■ Exercise: Two lines mark the range in the entries below: the one holding "at 0.1 g/kg" and the one holding "upstream at 34 g/kg". Set down those two and all lines between them, exactly.

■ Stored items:
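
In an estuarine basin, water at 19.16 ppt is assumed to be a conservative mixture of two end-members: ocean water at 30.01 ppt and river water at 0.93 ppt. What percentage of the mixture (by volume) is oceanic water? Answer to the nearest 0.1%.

62.7%

Let g be the oceanic fraction. Salt balance per unit volume:
g×30.01 + (1−g)×0.93 = 19.16
g = (19.16 − 0.93) / (30.01 − 0.93) = 18.23/29.08 = 0.6269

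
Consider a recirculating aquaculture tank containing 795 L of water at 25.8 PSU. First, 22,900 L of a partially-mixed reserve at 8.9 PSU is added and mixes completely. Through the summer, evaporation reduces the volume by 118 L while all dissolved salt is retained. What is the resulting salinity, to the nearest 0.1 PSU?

After mixing: salt = 795×25.8 + 22,900×8.9 = 224,321; volume = 23,695 L
After evaporation: salt unchanged = 224,321; volume = 23,695 − 118 = 23,577 L
S = 224,321 / 23,577 = 9.5144 PSU

9.5 PSU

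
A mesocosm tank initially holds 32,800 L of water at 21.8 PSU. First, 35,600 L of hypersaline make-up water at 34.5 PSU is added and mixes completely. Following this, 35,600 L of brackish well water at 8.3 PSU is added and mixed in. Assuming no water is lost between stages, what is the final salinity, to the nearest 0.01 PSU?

21.53 PSU

Weighted by volume,
Initial salt = 32,800×21.8 = 715,040
After stage 1: salt = 715,040 + 35,600×34.5 = 1,943,240; volume = 68,400 L; S = 28.41 PSU
After stage 2: salt = 1,943,240 + 35,600×8.3 = 2,238,720; volume = 104,000 L
S = 2,238,720 / 104,000 = 21.5262 PSU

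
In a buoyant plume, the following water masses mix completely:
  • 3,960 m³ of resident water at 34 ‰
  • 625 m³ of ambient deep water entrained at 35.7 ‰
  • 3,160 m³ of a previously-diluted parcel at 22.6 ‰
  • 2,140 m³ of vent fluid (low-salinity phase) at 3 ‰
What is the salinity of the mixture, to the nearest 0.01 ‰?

Conserving salt mass:
salt = 3,960×34 + 625×35.7 + 3,160×22.6 + 2,140×3 = 134,640 + 22,312.5 + 71,416 + 6,420 = 234,788.5
volume = 3,960 + 625 + 3,160 + 2,140 = 9,885 m³
S = 234,788.5 / 9,885 = 23.752 ‰

23.75 ‰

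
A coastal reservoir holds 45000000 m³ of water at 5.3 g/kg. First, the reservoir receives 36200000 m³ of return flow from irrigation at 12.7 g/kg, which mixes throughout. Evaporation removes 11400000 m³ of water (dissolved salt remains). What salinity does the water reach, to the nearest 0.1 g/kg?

After mixing: salt = 45,000,000×5.3 + 36,200,000×12.7 = 698,240,000; volume = 81,200,000 m³
After evaporation: salt unchanged = 698,240,000; volume = 81,200,000 − 11,400,000 = 69,800,000 m³
S = 698,240,000 / 69,800,000 = 10.0034 g/kg

10.0 g/kg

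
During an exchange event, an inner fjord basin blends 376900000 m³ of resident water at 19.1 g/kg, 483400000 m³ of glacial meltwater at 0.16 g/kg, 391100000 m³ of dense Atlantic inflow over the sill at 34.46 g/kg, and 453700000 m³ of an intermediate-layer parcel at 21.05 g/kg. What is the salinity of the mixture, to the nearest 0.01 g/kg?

17.77 g/kg

Salt balance:
salt = 376,900,000×19.1 + 483,400,000×0.16 + 391,100,000×34.46 + 453,700,000×21.05 = 7,198,790,000 + 77,344,000 + 13,477,306,000 + 9,550,385,000 = 30,303,825,000
volume = 376,900,000 + 483,400,000 + 391,100,000 + 453,700,000 = 1,705,100,000 m³
S = 30,303,825,000 / 1,705,100,000 = 17.7725 g/kg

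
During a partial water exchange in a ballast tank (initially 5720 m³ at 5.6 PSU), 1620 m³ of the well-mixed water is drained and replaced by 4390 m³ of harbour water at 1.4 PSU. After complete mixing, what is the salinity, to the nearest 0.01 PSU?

3.43 PSU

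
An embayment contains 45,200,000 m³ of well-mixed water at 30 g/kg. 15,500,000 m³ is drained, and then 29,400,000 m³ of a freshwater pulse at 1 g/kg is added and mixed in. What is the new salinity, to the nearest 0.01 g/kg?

15.57 g/kg

Remaining after removal: 29,700,000 m³ at 30 g/kg (salt = 891,000,000)
After addition: salt = 891,000,000 + 29,400,000×1 = 920,400,000; volume = 59,100,000 m³
S = 920,400,000 / 59,100,000 = 15.5736 g/kg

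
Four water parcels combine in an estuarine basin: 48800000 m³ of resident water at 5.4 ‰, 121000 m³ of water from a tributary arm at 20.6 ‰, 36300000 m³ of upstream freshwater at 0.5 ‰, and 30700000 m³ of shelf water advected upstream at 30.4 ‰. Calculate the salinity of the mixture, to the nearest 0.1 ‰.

Weighted by volume,
salt = 48,800,000×5.4 + 121,000×20.6 + 36,300,000×0.5 + 30,700,000×30.4 = 263,520,000 + 2,492,600 + 18,150,000 + 933,280,000 = 1,217,442,600
volume = 48,800,000 + 121,000 + 36,300,000 + 30,700,000 = 115,921,000 m³
S = 1,217,442,600 / 115,921,000 = 10.502 ‰

10.5 ‰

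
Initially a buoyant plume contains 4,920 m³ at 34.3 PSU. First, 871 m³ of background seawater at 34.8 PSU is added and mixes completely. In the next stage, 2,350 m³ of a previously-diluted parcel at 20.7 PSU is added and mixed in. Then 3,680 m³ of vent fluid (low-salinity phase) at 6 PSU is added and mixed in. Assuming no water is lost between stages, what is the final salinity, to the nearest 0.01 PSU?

22.82 PSU

Total salt / total volume:
Initial salt = 4,920×34.3 = 168,756
After stage 1: salt = 168,756 + 871×34.8 = 199,066.8; volume = 5,791 m³; S = 34.375 PSU
After stage 2: salt = 199,066.8 + 2,350×20.7 = 247,711.8; volume = 8,141 m³; S = 30.428 PSU
After stage 3: salt = 247,711.8 + 3,680×6 = 269,791.8; volume = 11,821 m³
S = 269,791.8 / 11,821 = 22.8231 PSU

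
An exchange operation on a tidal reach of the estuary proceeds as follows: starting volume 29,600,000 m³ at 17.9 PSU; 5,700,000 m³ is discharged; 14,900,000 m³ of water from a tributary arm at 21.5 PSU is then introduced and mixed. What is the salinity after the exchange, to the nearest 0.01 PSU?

19.28 PSU

Remaining after removal: 23,900,000 m³ at 17.9 PSU (salt = 427,810,000)
After addition: salt = 427,810,000 + 14,900,000×21.5 = 748,160,000; volume = 38,800,000 m³
S = 748,160,000 / 38,800,000 = 19.2825 PSU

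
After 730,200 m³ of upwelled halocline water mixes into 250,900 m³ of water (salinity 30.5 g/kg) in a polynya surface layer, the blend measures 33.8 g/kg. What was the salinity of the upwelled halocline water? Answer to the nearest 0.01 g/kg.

34.93 g/kg

Salt balance: 250,900×30.5 + 730,200×S = 981,100×33.8
7,652,450 + 730,200·S = 33,161,180
S = (33,161,180 − 7,652,450) / 730,200 = 34.9339 g/kg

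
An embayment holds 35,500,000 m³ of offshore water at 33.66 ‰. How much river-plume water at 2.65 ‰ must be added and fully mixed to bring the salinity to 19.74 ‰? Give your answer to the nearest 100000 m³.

28900000 m³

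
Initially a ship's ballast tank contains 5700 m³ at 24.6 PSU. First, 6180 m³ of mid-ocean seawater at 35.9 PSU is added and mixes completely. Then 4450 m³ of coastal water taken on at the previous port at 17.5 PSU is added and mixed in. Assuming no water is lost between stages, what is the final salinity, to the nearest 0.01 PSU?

26.94 PSU

Conserving salt mass:
Initial salt = 5,700×24.6 = 140,220
After stage 1: salt = 140,220 + 6,180×35.9 = 362,082; volume = 11,880 m³; S = 30.478 PSU
After stage 2: salt = 362,082 + 4,450×17.5 = 439,957; volume = 16,330 m³
S = 439,957 / 16,330 = 26.9416 PSU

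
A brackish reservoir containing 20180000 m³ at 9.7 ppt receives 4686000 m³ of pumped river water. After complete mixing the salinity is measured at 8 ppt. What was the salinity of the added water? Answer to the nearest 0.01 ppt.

0.68 ppt

Salt balance: 20,180,000×9.7 + 4,686,000×S = 24,866,000×8
195,746,000 + 4,686,000·S = 198,928,000
S = (198,928,000 − 195,746,000) / 4,686,000 = 0.679 ppt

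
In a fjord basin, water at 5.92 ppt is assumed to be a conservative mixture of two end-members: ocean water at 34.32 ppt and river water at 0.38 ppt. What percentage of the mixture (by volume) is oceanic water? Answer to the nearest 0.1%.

Let g be the oceanic fraction. Salt balance per unit volume:
g×34.32 + (1−g)×0.38 = 5.92
g = (5.92 − 0.38) / (34.32 − 0.38) = 5.54/33.94 = 0.1632

16.3%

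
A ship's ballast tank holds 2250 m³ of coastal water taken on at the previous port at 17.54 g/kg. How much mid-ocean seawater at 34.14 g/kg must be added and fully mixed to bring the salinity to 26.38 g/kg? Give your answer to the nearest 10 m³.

Salt balance: 2,250×17.54 + V×34.14 = (2,250+V)×26.38
39,465 + 34.14V = 59,355 + 26.38V
19,890 = 7.76V
V = 2,563.14 m³

2560 m³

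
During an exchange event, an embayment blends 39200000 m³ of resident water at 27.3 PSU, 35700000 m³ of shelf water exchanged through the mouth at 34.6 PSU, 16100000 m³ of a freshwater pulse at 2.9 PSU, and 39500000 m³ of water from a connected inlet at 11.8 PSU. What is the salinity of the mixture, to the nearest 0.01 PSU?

21.60 PSU

Salt balance:
salt = 39,200,000×27.3 + 35,700,000×34.6 + 16,100,000×2.9 + 39,500,000×11.8 = 1,070,160,000 + 1,235,220,000 + 46,690,000 + 466,100,000 = 2,818,170,000
volume = 39,200,000 + 35,700,000 + 16,100,000 + 39,500,000 = 130,500,000 m³
S = 2,818,170,000 / 130,500,000 = 21.5952 PSU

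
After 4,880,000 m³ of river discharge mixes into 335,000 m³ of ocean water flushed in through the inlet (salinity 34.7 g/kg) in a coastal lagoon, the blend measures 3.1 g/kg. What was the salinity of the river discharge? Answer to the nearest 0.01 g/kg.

Salt balance: 335,000×34.7 + 4,880,000×S = 5,215,000×3.1
11,624,500 + 4,880,000·S = 16,166,500
S = (16,166,500 − 11,624,500) / 4,880,000 = 0.9307 g/kg

0.93 g/kg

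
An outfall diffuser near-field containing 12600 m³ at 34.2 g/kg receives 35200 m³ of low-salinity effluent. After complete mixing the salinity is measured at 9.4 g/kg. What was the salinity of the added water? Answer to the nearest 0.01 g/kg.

Salt balance: 12,600×34.2 + 35,200×S = 47,800×9.4
430,920 + 35,200·S = 449,320
S = (449,320 − 430,920) / 35,200 = 0.5227 g/kg

0.52 g/kg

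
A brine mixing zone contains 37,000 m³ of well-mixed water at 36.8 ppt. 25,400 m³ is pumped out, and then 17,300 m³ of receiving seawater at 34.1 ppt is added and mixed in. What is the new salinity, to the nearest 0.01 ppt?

Remaining after removal: 11,600 m³ at 36.8 ppt (salt = 426,880)
After addition: salt = 426,880 + 17,300×34.1 = 1,016,810; volume = 28,900 m³
S = 1,016,810 / 28,900 = 35.1837 ppt

35.18 ppt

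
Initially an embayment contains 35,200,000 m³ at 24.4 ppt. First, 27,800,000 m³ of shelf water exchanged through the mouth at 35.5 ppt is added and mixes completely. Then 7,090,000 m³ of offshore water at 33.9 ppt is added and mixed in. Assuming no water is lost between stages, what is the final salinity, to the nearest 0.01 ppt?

Weighted by volume,
Initial salt = 35,200,000×24.4 = 858,880,000
After stage 1: salt = 858,880,000 + 27,800,000×35.5 = 1,845,780,000; volume = 63,000,000 m³; S = 29.298 ppt
After stage 2: salt = 1,845,780,000 + 7,090,000×33.9 = 2,086,131,000; volume = 70,090,000 m³
S = 2,086,131,000 / 70,090,000 = 29.7636 ppt

29.76 ppt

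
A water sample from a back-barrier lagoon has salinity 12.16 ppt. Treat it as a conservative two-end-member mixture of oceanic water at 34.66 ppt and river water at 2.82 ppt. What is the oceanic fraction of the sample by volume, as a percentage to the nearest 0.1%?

Let g be the oceanic fraction. Salt balance per unit volume:
g×34.66 + (1−g)×2.82 = 12.16
g = (12.16 − 2.82) / (34.66 − 2.82) = 9.34/31.84 = 0.2933

29.3%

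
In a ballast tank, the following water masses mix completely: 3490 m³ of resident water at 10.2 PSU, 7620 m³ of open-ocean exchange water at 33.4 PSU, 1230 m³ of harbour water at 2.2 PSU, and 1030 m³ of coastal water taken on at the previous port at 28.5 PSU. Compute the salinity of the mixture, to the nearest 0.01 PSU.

24.10 PSU

Salt balance:
salt = 3,490×10.2 + 7,620×33.4 + 1,230×2.2 + 1,030×28.5 = 35,598 + 254,508 + 2,706 + 29,355 = 322,167
volume = 3,490 + 7,620 + 1,230 + 1,030 = 13,370 m³
S = 322,167 / 13,370 = 24.0963 PSU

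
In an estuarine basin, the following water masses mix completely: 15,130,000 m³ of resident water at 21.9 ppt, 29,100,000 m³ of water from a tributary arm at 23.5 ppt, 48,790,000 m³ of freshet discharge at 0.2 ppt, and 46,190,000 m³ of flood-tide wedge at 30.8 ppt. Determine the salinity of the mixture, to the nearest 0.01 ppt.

17.58 ppt

By conservation of dissolved salt,
salt = 15,130,000×21.9 + 29,100,000×23.5 + 48,790,000×0.2 + 46,190,000×30.8 = 331,347,000 + 683,850,000 + 9,758,000 + 1,422,652,000 = 2,447,607,000
volume = 15,130,000 + 29,100,000 + 48,790,000 + 46,190,000 = 139,210,000 m³
S = 2,447,607,000 / 139,210,000 = 17.5821 ppt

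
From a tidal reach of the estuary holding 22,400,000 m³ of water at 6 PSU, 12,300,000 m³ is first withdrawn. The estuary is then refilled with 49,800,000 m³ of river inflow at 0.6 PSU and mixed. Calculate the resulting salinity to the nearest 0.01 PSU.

Remaining after removal: 10,100,000 m³ at 6 PSU (salt = 60,600,000)
After addition: salt = 60,600,000 + 49,800,000×0.6 = 90,480,000; volume = 59,900,000 m³
S = 90,480,000 / 59,900,000 = 1.5105 PSU

1.51 PSU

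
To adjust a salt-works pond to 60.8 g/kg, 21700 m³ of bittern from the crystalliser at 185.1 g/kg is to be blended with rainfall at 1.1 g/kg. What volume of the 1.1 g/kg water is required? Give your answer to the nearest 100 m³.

Salt balance: 21,700×185.1 + V×1.1 = (21,700+V)×60.8
4,016,670 + 1.1V = 1,319,360 + 60.8V
2,697,310 = 59.7V
V = 45,181.07 m³

45200 m³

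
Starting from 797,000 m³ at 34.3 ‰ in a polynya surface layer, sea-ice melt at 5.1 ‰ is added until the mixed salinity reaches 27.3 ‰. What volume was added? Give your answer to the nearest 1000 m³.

251000 m³

Salt balance: 797,000×34.3 + V×5.1 = (797,000+V)×27.3
27,337,100 + 5.1V = 21,758,100 + 27.3V
5,579,000 = 22.2V
V = 251,306.31 m³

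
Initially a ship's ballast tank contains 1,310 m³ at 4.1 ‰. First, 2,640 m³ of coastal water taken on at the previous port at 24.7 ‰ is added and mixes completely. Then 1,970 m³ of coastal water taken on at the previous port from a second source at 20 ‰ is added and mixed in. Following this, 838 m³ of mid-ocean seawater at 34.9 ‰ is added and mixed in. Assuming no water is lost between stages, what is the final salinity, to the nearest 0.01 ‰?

20.60 ‰

Total salt / total volume:
Initial salt = 1,310×4.1 = 5,371
After stage 1: salt = 5,371 + 2,640×24.7 = 70,579; volume = 3,950 m³; S = 17.868 ‰
After stage 2: salt = 70,579 + 1,970×20 = 109,979; volume = 5,920 m³; S = 18.578 ‰
After stage 3: salt = 109,979 + 838×34.9 = 139,225.2; volume = 6,758 m³
S = 139,225.2 / 6,758 = 20.6015 ‰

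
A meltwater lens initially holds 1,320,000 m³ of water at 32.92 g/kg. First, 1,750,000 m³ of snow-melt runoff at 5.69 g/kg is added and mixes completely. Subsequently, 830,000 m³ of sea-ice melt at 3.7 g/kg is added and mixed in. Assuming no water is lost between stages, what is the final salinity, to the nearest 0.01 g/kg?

14.48 g/kg

Weighted by volume,
Initial salt = 1,320,000×32.92 = 43,454,400
After stage 1: salt = 43,454,400 + 1,750,000×5.69 = 53,411,900; volume = 3,070,000 m³; S = 17.398 g/kg
After stage 2: salt = 53,411,900 + 830,000×3.7 = 56,482,900; volume = 3,900,000 m³
S = 56,482,900 / 3,900,000 = 14.4828 g/kg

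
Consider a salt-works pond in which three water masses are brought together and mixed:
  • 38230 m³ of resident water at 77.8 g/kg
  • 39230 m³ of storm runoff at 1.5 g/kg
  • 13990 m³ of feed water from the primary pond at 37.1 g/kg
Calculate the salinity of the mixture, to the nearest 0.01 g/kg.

38.84 g/kg

Mass of salt is conserved:
salt = 38,230×77.8 + 39,230×1.5 + 13,990×37.1 = 2,974,294 + 58,845 + 519,029 = 3,552,168
volume = 38,230 + 39,230 + 13,990 = 91,450 m³
S = 3,552,168 / 91,450 = 38.8427 g/kg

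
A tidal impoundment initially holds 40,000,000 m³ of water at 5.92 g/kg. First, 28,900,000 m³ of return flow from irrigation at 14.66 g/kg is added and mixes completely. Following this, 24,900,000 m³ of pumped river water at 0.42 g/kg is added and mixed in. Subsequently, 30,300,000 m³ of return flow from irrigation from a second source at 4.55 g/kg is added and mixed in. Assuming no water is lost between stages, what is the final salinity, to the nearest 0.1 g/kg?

6.5 g/kg

Salt balance:
Initial salt = 40,000,000×5.92 = 236,800,000
After stage 1: salt = 236,800,000 + 28,900,000×14.66 = 660,474,000; volume = 68,900,000 m³; S = 9.586 g/kg
After stage 2: salt = 660,474,000 + 24,900,000×0.42 = 670,932,000; volume = 93,800,000 m³; S = 7.153 g/kg
After stage 3: salt = 670,932,000 + 30,300,000×4.55 = 808,797,000; volume = 124,100,000 m³
S = 808,797,000 / 124,100,000 = 6.5173 g/kg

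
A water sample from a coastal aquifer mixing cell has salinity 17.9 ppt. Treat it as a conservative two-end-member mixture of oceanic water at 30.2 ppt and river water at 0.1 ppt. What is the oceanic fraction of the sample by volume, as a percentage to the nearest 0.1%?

Let g be the oceanic fraction. Salt balance per unit volume:
g×30.2 + (1−g)×0.1 = 17.9
g = (17.9 − 0.1) / (30.2 − 0.1) = 17.8/30.1 = 0.5914

59.1%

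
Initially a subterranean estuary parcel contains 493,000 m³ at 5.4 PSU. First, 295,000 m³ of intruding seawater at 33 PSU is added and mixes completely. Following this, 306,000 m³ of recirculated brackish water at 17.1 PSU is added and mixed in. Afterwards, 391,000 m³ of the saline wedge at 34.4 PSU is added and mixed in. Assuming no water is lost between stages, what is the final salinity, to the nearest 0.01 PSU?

Mass of salt is conserved:
Initial salt = 493,000×5.4 = 2,662,200
After stage 1: salt = 2,662,200 + 295,000×33 = 12,397,200; volume = 788,000 m³; S = 15.732 PSU
After stage 2: salt = 12,397,200 + 306,000×17.1 = 17,629,800; volume = 1,094,000 m³; S = 16.115 PSU
After stage 3: salt = 17,629,800 + 391,000×34.4 = 31,080,200; volume = 1,485,000 m³
S = 31,080,200 / 1,485,000 = 20.9294 PSU

20.93 PSU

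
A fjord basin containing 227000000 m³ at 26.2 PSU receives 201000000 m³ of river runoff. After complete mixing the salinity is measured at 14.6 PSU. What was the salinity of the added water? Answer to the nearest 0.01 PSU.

1.50 PSU

Salt balance: 227,000,000×26.2 + 201,000,000×S = 428,000,000×14.6
5,947,400,000 + 201,000,000·S = 6,248,800,000
S = (6,248,800,000 − 5,947,400,000) / 201,000,000 = 1.4995 PSU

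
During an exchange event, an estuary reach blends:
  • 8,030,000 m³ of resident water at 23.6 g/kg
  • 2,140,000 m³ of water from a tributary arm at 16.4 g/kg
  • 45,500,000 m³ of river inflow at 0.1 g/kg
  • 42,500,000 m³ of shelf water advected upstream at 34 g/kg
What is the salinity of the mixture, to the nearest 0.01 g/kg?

17.05 g/kg

By conservation of dissolved salt,
salt = 8,030,000×23.6 + 2,140,000×16.4 + 45,500,000×0.1 + 42,500,000×34 = 189,508,000 + 35,096,000 + 4,550,000 + 1,445,000,000 = 1,674,154,000
volume = 8,030,000 + 2,140,000 + 45,500,000 + 42,500,000 = 98,170,000 m³
S = 1,674,154,000 / 98,170,000 = 17.0536 g/kg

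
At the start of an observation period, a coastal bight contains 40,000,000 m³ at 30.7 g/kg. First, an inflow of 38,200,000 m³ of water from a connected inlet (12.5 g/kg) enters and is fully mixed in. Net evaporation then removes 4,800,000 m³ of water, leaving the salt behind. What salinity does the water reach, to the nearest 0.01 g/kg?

23.24 g/kg

After mixing: salt = 40,000,000×30.7 + 38,200,000×12.5 = 1,705,500,000; volume = 78,200,000 m³
After evaporation: salt unchanged = 1,705,500,000; volume = 78,200,000 − 4,800,000 = 73,400,000 m³
S = 1,705,500,000 / 73,400,000 = 23.2357 g/kg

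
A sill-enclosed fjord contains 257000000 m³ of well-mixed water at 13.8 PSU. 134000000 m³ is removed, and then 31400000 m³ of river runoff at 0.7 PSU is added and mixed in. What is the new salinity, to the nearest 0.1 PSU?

11.1 PSU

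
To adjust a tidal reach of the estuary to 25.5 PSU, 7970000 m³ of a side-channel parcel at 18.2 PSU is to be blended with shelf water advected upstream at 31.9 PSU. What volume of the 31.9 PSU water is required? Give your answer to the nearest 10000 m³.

Salt balance: 7,970,000×18.2 + V×31.9 = (7,970,000+V)×25.5
145,054,000 + 31.9V = 203,235,000 + 25.5V
58,181,000 = 6.4V
V = 9,090,781.25 m³

9090000 m³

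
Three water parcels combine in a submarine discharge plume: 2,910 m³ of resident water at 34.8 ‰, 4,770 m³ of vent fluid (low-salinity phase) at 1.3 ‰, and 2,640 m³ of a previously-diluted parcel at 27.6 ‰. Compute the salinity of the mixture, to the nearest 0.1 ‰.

Mass of salt is conserved:
salt = 2,910×34.8 + 4,770×1.3 + 2,640×27.6 = 101,268 + 6,201 + 72,864 = 180,333
volume = 2,910 + 4,770 + 2,640 = 10,320 m³
S = 180,333 / 10,320 = 17.474 ‰

17.5 ‰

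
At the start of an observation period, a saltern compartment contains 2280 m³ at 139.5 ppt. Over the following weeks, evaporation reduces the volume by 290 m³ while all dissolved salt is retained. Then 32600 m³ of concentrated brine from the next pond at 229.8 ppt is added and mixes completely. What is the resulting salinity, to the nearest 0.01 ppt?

After evaporation: salt = 2,280×139.5 = 318,060; volume = 2,280 − 290 = 1,990 m³
After mixing: salt = 318,060 + 32,600×229.8 = 7,809,540; volume = 1,990 + 32,600 = 34,590 m³
S = 7,809,540 / 34,590 = 225.7745 ppt

225.77 ppt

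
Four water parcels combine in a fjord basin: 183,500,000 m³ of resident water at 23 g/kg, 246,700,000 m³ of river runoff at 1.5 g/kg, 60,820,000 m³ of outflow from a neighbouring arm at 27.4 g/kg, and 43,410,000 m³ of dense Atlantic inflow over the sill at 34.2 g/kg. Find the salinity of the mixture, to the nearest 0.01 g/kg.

14.49 g/kg

Total salt / total volume:
salt = 183,500,000×23 + 246,700,000×1.5 + 60,820,000×27.4 + 43,410,000×34.2 = 4,220,500,000 + 370,050,000 + 1,666,468,000 + 1,484,622,000 = 7,741,640,000
volume = 183,500,000 + 246,700,000 + 60,820,000 + 43,410,000 = 534,430,000 m³
S = 7,741,640,000 / 534,430,000 = 14.4858 g/kg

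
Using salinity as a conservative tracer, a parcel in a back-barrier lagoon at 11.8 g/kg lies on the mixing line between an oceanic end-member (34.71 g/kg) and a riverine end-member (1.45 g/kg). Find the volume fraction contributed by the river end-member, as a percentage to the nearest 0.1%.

68.9%

Let f be the freshwater fraction. Salt balance per unit volume:
f×1.45 + (1−f)×34.71 = 11.8
f = (34.71 − 11.8) / (34.71 − 1.45) = 22.91/33.26 = 0.6888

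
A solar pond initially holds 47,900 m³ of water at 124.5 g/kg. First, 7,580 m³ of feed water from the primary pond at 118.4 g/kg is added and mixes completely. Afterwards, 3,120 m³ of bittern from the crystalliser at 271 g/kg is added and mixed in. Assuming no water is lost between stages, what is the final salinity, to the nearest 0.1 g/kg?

131.5 g/kg

Salt balance:
Initial salt = 47,900×124.5 = 5,963,550
After stage 1: salt = 5,963,550 + 7,580×118.4 = 6,861,022; volume = 55,480 m³; S = 123.667 g/kg
After stage 2: salt = 6,861,022 + 3,120×271 = 7,706,542; volume = 58,600 m³
S = 7,706,542 / 58,600 = 131.511 g/kg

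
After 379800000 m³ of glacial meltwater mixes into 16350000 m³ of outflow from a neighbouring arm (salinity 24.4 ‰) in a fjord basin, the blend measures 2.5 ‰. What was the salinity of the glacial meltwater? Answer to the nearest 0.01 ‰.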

■ The completed task:
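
  • 45,500,000 m³ of river inflow at 0.1 g/kg
  • 42,500,000 m³ of shelf water advected upstream at 34 g/kg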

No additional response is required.